Task objective ::
Below are lines of data; count those that contain "equation" and give the total alone.

Collected data

────────

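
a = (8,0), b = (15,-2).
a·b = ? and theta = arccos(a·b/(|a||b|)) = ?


a·b = 8*15 + 0*(-2) = 120 + 0 = 120
|a| = sqrt(64+0) = 8.0000
|b| = sqrt(225+4) = 15.1327
cos(theta) = 120/(sqrt(64)*sqrt(229)) = 120/sqrt(14656) = 0.991228
theta = arccos(120/sqrt(14656)) = 7.5946 degrees

a·b = 120, theta = 7.5946 deg


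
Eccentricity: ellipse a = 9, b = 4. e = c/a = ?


c = sqrt(81-16) = sqrt(65) = 8.0623
e = c/a = sqrt(65)/9 = 0.8958

e = 0.8958


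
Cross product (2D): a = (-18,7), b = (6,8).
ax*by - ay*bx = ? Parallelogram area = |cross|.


cross = -18*8 - 7*6 = -144 - 42 = -186
Parallelogram area = |-186| = 186

cross = -186, parallelogram area = 186


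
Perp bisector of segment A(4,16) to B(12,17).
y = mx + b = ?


Midpoint = (8, 16.5)
Slope of AB = dy/dx = 1/8 = 0.1250
Perp slope = -dx/dy = -8/1 = -8.0000
b = My - (perp slope)*Mx = 16.5 + (8*8)/1 = 16.5 + 64.0000 = 80.5000

y = -8.0000x + 80.5000


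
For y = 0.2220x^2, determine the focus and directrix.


a = 0.2220
1/(4a) = 1.1261
Focus = (0, 1.1261)
Directrix: y = -1.1261

Focus = (0, 1.1261), Directrix: y = -1.1261


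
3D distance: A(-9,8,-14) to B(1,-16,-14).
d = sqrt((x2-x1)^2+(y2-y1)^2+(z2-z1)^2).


dx=10, dy=-24, dz=0
d = sqrt(100+576+0) = sqrt(676) = 26.0000

26.0000


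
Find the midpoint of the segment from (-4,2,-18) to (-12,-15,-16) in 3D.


Mx = (-4- 12)/2 = -8.0000
My = (2- 15)/2 = -6.5000
Mz = (-18- 16)/2 = -17.0000

M = (-8.0000, -6.5000, -17.0000)


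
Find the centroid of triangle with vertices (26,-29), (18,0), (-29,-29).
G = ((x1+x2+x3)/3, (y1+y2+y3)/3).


Gx = (26+18- 29)/3 = 15/3 = 5.0000
Gy = (-29+0- 29)/3 = -58/3 = -19.3333

G = (5.0000, -19.3333)


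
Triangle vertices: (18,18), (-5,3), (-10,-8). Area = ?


18*(3+ 8) = 198
-5*(-8-18) = 130
-10*(18-3) = -150
sum = 178
Area = |178|/2 = 89.0000

89.0000 sq units


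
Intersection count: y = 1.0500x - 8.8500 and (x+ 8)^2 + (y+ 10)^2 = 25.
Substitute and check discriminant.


Substitute y = 1.0500x - 8.8500: (x+ 8)^2 + (1.0500x- 8.8500+ 10)^2 = 25
Expand to Ax^2 + Bx + C = 0, where b-k = 1.15
A = 1+m^2 = 2.1025
B = 2(m(b-k) - h) = 2(1.0500*1.15 + 8) = 18.415
C = h^2 + (b-k)^2 - r^2 = 64 + 1.3225 - 25 = 40.3225
disc = B^2-4AC = 339.1122 - 339.1122 = 0
disc = 0

1 intersection point (tangent)


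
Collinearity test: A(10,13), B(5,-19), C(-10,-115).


10*(-19+ 115) + 5*(-115-13) - 10*(13+ 19)
= 960 - 640 - 320 = 0

Yes, collinear (determinant = 0)


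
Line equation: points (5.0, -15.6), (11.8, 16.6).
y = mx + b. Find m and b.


m = (32.2)/(6.8) = 4.7353
b = y1 - m*x1 = -15.6 - (32.2*5.0)/(6.8) = -15.6 - 23.6765 = -39.2765

y = 4.7353x - 39.2765


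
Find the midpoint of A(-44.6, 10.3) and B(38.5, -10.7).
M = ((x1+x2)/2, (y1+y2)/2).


Mx = (-44.6 + 38.5)/2 = -6.1/2 = -3.0500
My = (10.3 - 10.7)/2 = -0.4/2 = -0.2000

(-3.0500, -0.2000)


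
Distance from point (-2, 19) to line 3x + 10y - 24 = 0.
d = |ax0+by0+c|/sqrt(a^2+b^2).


|3*(-2) + 10*19 - 24| = |160| = 160
sqrt(9 + 100) = sqrt(109) = 10.4403
d = 160/sqrt(109) = 15.3252

15.3252


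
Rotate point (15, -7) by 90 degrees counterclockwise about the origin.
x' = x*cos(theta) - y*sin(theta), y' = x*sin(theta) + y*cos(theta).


cos(90) = 0, sin(90) = 1
x' = 15*0 + 7*1 = 7
y' = 15*1 - 7*0 = 15

(7, 15)


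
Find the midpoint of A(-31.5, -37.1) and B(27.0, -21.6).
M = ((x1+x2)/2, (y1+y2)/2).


Mx = (-31.5 + 27.0)/2 = -4.5/2 = -2.2500
My = (-37.1 - 21.6)/2 = -58.7/2 = -29.3500

(-2.2500, -29.3500)


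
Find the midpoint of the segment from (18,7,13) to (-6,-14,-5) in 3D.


Mx = (18- 6)/2 = 6.0000
My = (7- 14)/2 = -3.5000
Mz = (13- 5)/2 = 4.0000

M = (6.0000, -3.5000, 4.0000)


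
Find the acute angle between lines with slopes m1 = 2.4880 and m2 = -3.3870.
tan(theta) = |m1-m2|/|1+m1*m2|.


m1-m2 = 5.875
1+m1*m2 = -7.426856
tan(theta) = |5.875/(-7.426856)| = 0.791048
theta = arctan(|5.875/(-7.426856)|) = 38.3457 degrees (acute angle)

38.3457 degrees


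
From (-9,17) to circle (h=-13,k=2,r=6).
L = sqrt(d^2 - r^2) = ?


d = sqrt((-9+ 13)^2 + (17-2)^2) = sqrt(16+225) = 15.5242
L = sqrt(241.0000 - 36) = sqrt(205.0000) = 14.3178

14.3178


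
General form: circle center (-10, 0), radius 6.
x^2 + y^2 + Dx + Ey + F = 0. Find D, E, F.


(x+ 10)^2 + (y-0)^2 = 6^2
D = -2h = 20, E = -2k = 0
F = h^2+k^2-r^2 = 100+0-36 = 64

D = 20, E = 0, F = 64


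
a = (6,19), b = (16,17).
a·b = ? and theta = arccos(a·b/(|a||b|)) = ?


a·b = 6*16 + 19*17 = 96 + 323 = 419
|a| = sqrt(36+361) = 19.9249
|b| = sqrt(256+289) = 23.3452
cos(theta) = 419/(sqrt(397)*sqrt(545)) = 419/sqrt(216365) = 0.900784
theta = arccos(419/sqrt(216365)) = 25.7387 degrees

a·b = 419, theta = 25.7387 deg


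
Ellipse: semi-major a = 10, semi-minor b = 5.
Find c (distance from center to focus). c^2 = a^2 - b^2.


c^2 = 10^2 - 5^2 = 100 - 25 = 75
c = sqrt(75) = 8.6603

c = 8.6603


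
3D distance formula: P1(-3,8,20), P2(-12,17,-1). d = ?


dx=-9, dy=9, dz=-21
d = sqrt(81+81+441) = sqrt(603) = 24.5561

24.5561


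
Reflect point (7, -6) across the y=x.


Reflection rule for y=x: (y, x)
(7, -6) -> (-6, 7)

(-6, 7)


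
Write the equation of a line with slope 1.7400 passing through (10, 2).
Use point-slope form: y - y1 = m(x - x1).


y - 2 = 1.7400(x - 10)
y = 1.7400x + 2 - 1.7400*10
y = 1.7400x - 15.4000

y = 1.7400x - 15.4000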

────────

Exercise output ::
2